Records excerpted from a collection
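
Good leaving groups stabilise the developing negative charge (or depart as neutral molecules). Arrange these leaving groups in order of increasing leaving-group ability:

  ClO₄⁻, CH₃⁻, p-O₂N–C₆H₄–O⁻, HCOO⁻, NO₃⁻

CH₃⁻ < p-O₂N–C₆H₄–O⁻ < HCOO⁻ < NO₃⁻ < ClO₄⁻

Rank by basicity of the departing species: weakest base leaves most easily.
ClO₄⁻: pKₐ(HClO₄) ≈ -10 — extremely weak base; rarely used for safety reasons
NO₃⁻: pKₐ(HNO₃) ≈ -1.3 — resonance-delocalised over three oxygens
HCOO⁻: pKₐ(HCOOH) ≈ 3.8 — resonance-stabilised carboxylate
p-O₂N–C₆H₄–O⁻: pKₐ(p-nitrophenol) ≈ 7.2 — nitro group delocalises the charge; the classic chromogenic LG
CH₃⁻: pKₐ(CH₄) ≈ 48 — unstabilised carbanion; the worst conceivable leaving group
Reversing gives the worst-to-best order requested.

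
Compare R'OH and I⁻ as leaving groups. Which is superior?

I⁻ is the better leaving group.
pKₐ(HI) ≈ -10 versus pKₐ(R'OH₂⁺) ≈ -2.4: I⁻ is the much weaker base.
Large, highly polarisable; very weak base.

I⁻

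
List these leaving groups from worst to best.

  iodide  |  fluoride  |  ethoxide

iodide: pKₐ(HI) ≈ -10
fluoride: pKₐ(HF) ≈ 3.2
ethoxide: pKₐ(CH₃CH₂OH) ≈ 16
Listed from poorest to best leaving group as asked.

ethoxide < fluoride < iodide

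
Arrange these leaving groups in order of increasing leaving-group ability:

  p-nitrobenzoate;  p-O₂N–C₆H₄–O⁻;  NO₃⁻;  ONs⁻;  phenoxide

phenoxide < p-O₂N–C₆H₄–O⁻ < p-nitrobenzoate < NO₃⁻ < ONs⁻

Leaving-group ability tracks the stability of the departed species; conjugate-acid pKₐ is the usual yardstick (lower pKₐ → better LG).
ONs⁻: pKₐ(p-O₂NC₆H₄SO₃H) ≈ -3.5
NO₃⁻: pKₐ(HNO₃) ≈ -1.3
p-nitrobenzoate: pKₐ(p-nitrobenzoic acid) ≈ 3.4
p-O₂N–C₆H₄–O⁻: pKₐ(p-nitrophenol) ≈ 7.2
phenoxide: pKₐ(C₆H₅OH (phenol)) ≈ 10
The question asks for worst first, so the sequence is read in increasing leaving-group ability.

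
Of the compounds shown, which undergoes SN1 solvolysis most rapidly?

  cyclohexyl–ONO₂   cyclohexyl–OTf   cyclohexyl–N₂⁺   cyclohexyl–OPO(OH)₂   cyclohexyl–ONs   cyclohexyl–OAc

cyclohexyl–N₂⁺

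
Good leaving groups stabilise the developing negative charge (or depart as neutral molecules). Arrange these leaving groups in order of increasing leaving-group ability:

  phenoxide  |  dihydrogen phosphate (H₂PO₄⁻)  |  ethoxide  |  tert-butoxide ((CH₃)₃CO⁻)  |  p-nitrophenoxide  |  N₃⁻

tert-butoxide ((CH₃)₃CO⁻) < ethoxide < phenoxide < p-nitrophenoxide < N₃⁻ < dihydrogen phosphate (H₂PO₄⁻)

A good leaving group is a weak base: the lower the pKₐ of its conjugate acid, the more readily it departs.
dihydrogen phosphate (H₂PO₄⁻): pKₐ(H₃PO₄) ≈ 2.1
N₃⁻: pKₐ(HN₃) ≈ 4.7
p-nitrophenoxide: pKₐ(p-nitrophenol) ≈ 7.2
phenoxide: pKₐ(C₆H₅OH (phenol)) ≈ 10
ethoxide: pKₐ(CH₃CH₂OH) ≈ 16
tert-butoxide ((CH₃)₃CO⁻): pKₐ(t-BuOH) ≈ 18
Listed from poorest to best leaving group as asked.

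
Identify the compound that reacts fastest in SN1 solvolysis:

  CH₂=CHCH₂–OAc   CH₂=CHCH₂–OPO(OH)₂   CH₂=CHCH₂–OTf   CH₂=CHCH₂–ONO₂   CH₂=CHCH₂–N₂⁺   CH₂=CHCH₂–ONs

Identical carbon frameworks mean the comparison reduces to leaving-group quality.
Leaving-group ability tracks the stability of the departed species; conjugate-acid pKₐ is the usual yardstick (lower pKₐ → better LG).
CH₂=CHCH₂–N₂⁺ loses N₂: no meaningful conjugate acid; N₂ departs as an exceptionally stable neutral molecule
CH₂=CHCH₂–OTf loses OTf⁻: pKₐ(CF₃SO₃H (triflic acid)) ≈ -14
CH₂=CHCH₂–ONs loses ONs⁻: pKₐ(p-O₂NC₆H₄SO₃H) ≈ -3.5
CH₂=CHCH₂–ONO₂ loses NO₃⁻: pKₐ(HNO₃) ≈ -1.3
CH₂=CHCH₂–OPO(OH)₂ loses H₂PO₄⁻: pKₐ(H₃PO₄) ≈ 2.1
CH₂=CHCH₂–OAc loses AcO⁻: pKₐ(CH₃COOH) ≈ 4.8

CH₂=CHCH₂–N₂⁺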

• _Exercise_
Your answer should be only the number of lines in the entries above that hold the string "these".

• _Result of the exercise_
4